[WHAT YOU SHOULD DO] Your answer should reproduce the full set of records exactly as given.

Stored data
┌──

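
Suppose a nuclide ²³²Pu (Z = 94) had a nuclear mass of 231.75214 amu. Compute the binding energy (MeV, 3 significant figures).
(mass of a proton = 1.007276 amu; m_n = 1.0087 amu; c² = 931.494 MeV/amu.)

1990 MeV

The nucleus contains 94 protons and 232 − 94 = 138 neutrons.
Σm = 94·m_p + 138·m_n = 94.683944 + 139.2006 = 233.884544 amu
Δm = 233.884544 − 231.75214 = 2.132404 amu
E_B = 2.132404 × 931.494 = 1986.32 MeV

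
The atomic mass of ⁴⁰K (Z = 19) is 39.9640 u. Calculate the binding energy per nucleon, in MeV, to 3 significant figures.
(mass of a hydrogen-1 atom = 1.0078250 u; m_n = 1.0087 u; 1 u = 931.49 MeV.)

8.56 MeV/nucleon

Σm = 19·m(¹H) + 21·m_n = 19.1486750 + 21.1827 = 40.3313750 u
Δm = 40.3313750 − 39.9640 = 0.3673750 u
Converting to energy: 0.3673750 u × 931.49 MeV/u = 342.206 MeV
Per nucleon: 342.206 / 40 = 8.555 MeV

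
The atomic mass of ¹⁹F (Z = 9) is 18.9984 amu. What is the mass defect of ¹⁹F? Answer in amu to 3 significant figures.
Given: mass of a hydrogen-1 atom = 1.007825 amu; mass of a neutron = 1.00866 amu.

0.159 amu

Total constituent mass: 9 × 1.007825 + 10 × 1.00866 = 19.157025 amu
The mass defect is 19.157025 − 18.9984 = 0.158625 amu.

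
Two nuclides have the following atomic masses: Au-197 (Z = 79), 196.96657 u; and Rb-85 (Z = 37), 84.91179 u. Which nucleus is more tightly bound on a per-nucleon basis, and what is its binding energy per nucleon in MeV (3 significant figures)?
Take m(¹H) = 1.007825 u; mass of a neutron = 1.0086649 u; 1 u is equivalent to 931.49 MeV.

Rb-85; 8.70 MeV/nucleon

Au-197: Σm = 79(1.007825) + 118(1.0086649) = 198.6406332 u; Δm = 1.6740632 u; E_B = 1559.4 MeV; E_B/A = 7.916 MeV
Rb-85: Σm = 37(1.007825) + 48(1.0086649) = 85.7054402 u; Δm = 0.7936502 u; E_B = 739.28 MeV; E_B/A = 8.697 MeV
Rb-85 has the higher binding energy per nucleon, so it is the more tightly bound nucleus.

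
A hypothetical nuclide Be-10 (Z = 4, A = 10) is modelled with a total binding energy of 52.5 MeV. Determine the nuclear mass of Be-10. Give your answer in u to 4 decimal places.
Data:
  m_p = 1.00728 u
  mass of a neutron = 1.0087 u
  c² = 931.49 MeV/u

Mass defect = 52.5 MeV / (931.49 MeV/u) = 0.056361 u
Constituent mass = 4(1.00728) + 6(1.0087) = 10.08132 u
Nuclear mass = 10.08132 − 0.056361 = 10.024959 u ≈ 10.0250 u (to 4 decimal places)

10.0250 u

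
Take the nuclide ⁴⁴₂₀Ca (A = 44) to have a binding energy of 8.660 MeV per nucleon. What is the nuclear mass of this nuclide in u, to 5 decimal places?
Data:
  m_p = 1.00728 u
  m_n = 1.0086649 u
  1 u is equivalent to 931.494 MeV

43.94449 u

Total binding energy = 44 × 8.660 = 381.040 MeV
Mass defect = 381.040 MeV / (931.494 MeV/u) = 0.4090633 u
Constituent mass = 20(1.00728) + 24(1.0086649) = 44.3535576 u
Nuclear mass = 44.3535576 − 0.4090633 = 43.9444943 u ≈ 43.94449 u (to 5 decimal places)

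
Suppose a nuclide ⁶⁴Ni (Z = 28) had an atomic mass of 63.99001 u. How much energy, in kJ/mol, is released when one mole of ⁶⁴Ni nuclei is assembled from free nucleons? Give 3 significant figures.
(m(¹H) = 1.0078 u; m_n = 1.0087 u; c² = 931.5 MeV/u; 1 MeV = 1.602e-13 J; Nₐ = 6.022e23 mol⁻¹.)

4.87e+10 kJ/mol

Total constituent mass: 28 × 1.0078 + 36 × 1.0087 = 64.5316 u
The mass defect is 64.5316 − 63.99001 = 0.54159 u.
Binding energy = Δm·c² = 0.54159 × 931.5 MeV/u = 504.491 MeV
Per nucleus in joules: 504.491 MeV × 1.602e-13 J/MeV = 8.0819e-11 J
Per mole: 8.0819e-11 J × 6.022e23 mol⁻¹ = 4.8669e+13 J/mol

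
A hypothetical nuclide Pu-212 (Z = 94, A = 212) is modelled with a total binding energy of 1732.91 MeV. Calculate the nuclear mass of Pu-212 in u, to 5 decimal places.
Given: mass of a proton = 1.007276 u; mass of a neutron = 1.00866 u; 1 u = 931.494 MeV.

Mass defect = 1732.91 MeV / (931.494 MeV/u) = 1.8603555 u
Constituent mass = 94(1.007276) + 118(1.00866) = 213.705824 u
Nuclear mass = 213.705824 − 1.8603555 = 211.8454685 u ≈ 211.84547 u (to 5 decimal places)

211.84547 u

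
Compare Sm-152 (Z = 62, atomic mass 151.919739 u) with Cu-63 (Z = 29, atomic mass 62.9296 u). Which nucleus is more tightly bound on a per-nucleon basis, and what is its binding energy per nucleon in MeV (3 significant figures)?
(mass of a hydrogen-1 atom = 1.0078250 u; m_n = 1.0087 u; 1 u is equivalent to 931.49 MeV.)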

└──

[RESULT]
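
Suppose a nuclide ²³²Pu (Z = 94) had a nuclear mass of 231.75214 amu. Compute the binding energy (MeV, 3 significant figures).
(mass of a proton = 1.007276 amu; m_n = 1.0087 amu; c² = 931.494 MeV/amu.)

1990 MeV

The nucleus contains 94 protons and 232 − 94 = 138 neutrons.
Σm = 94·m_p + 138·m_n = 94.683944 + 139.2006 = 233.884544 amu
Δm = 233.884544 − 231.75214 = 2.132404 amu
E_B = 2.132404 × 931.494 = 1986.32 MeV

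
The atomic mass of ⁴⁰K (Z = 19) is 39.9640 u. Calculate the binding energy per nucleon, in MeV, to 3 significant figures.
(mass of a hydrogen-1 atom = 1.0078250 u; m_n = 1.0087 u; 1 u = 931.49 MeV.)

8.56 MeV/nucleon

Σm = 19·m(¹H) + 21·m_n = 19.1486750 + 21.1827 = 40.3313750 u
Δm = 40.3313750 − 39.9640 = 0.3673750 u
Converting to energy: 0.3673750 u × 931.49 MeV/u = 342.206 MeV
Per nucleon: 342.206 / 40 = 8.555 MeV

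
The atomic mass of ¹⁹F (Z = 9) is 18.9984 amu. What is the mass defect of ¹⁹F? Answer in amu to 3 significant figures.
Given: mass of a hydrogen-1 atom = 1.007825 amu; mass of a neutron = 1.00866 amu.

0.159 amu

Total constituent mass: 9 × 1.007825 + 10 × 1.00866 = 19.157025 amu
The mass defect is 19.157025 − 18.9984 = 0.158625 amu.

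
Two nuclides have the following atomic masses: Au-197 (Z = 79), 196.96657 u; and Rb-85 (Z = 37), 84.91179 u. Which nucleus is more tightly bound on a per-nucleon basis, and what is its binding energy per nucleon in MeV (3 significant figures)?
Take m(¹H) = 1.007825 u; mass of a neutron = 1.0086649 u; 1 u is equivalent to 931.49 MeV.

Rb-85; 8.70 MeV/nucleon

Au-197: Σm = 79(1.007825) + 118(1.0086649) = 198.6406332 u; Δm = 1.6740632 u; E_B = 1559.4 MeV; E_B/A = 7.916 MeV
Rb-85: Σm = 37(1.007825) + 48(1.0086649) = 85.7054402 u; Δm = 0.7936502 u; E_B = 739.28 MeV; E_B/A = 8.697 MeV
Rb-85 has the higher binding energy per nucleon, so it is the more tightly bound nucleus.

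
A hypothetical nuclide Be-10 (Z = 4, A = 10) is modelled with a total binding energy of 52.5 MeV. Determine the nuclear mass of Be-10. Give your answer in u to 4 decimal places.
Data:
  m_p = 1.00728 u
  mass of a neutron = 1.0087 u
  c² = 931.49 MeV/u

Mass defect = 52.5 MeV / (931.49 MeV/u) = 0.056361 u
Constituent mass = 4(1.00728) + 6(1.0087) = 10.08132 u
Nuclear mass = 10.08132 − 0.056361 = 10.024959 u ≈ 10.0250 u (to 4 decimal places)

10.0250 u

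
Take the nuclide ⁴⁴₂₀Ca (A = 44) to have a binding energy of 8.660 MeV per nucleon. What is the nuclear mass of this nuclide in u, to 5 decimal places?
Data:
  m_p = 1.00728 u
  m_n = 1.0086649 u
  1 u is equivalent to 931.494 MeV

43.94449 u

Total binding energy = 44 × 8.660 = 381.040 MeV
Mass defect = 381.040 MeV / (931.494 MeV/u) = 0.4090633 u
Constituent mass = 20(1.00728) + 24(1.0086649) = 44.3535576 u
Nuclear mass = 44.3535576 − 0.4090633 = 43.9444943 u ≈ 43.94449 u (to 5 decimal places)

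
Suppose a nuclide ⁶⁴Ni (Z = 28) had an atomic mass of 63.99001 u. How much energy, in kJ/mol, is released when one mole of ⁶⁴Ni nuclei is assembled from free nucleons? Give 3 significant figures.
(m(¹H) = 1.0078 u; m_n = 1.0087 u; c² = 931.5 MeV/u; 1 MeV = 1.602e-13 J; Nₐ = 6.022e23 mol⁻¹.)

4.87e+10 kJ/mol

Total constituent mass: 28 × 1.0078 + 36 × 1.0087 = 64.5316 u
The mass defect is 64.5316 − 63.99001 = 0.54159 u.
Binding energy = Δm·c² = 0.54159 × 931.5 MeV/u = 504.491 MeV
Per nucleus in joules: 504.491 MeV × 1.602e-13 J/MeV = 8.0819e-11 J
Per mole: 8.0819e-11 J × 6.022e23 mol⁻¹ = 4.8669e+13 J/mol

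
A hypothetical nuclide Pu-212 (Z = 94, A = 212) is modelled with a total binding energy of 1732.91 MeV. Calculate the nuclear mass of Pu-212 in u, to 5 decimal places.
Given: mass of a proton = 1.007276 u; mass of a neutron = 1.00866 u; 1 u = 931.494 MeV.

Mass defect = 1732.91 MeV / (931.494 MeV/u) = 1.8603555 u
Constituent mass = 94(1.007276) + 118(1.00866) = 213.705824 u
Nuclear mass = 213.705824 − 1.8603555 = 211.8454685 u ≈ 211.84547 u (to 5 decimal places)

211.84547 u

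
Compare Sm-152 (Z = 62, atomic mass 151.919739 u) with Cu-63 (Z = 29, atomic mass 62.9296 u). Which nucleus is more tightly bound on a per-nucleon basis, and what is its binding energy per nucleon in MeV (3 significant figures)?
(mass of a hydrogen-1 atom = 1.0078250 u; m_n = 1.0087 u; 1 u is equivalent to 931.49 MeV.)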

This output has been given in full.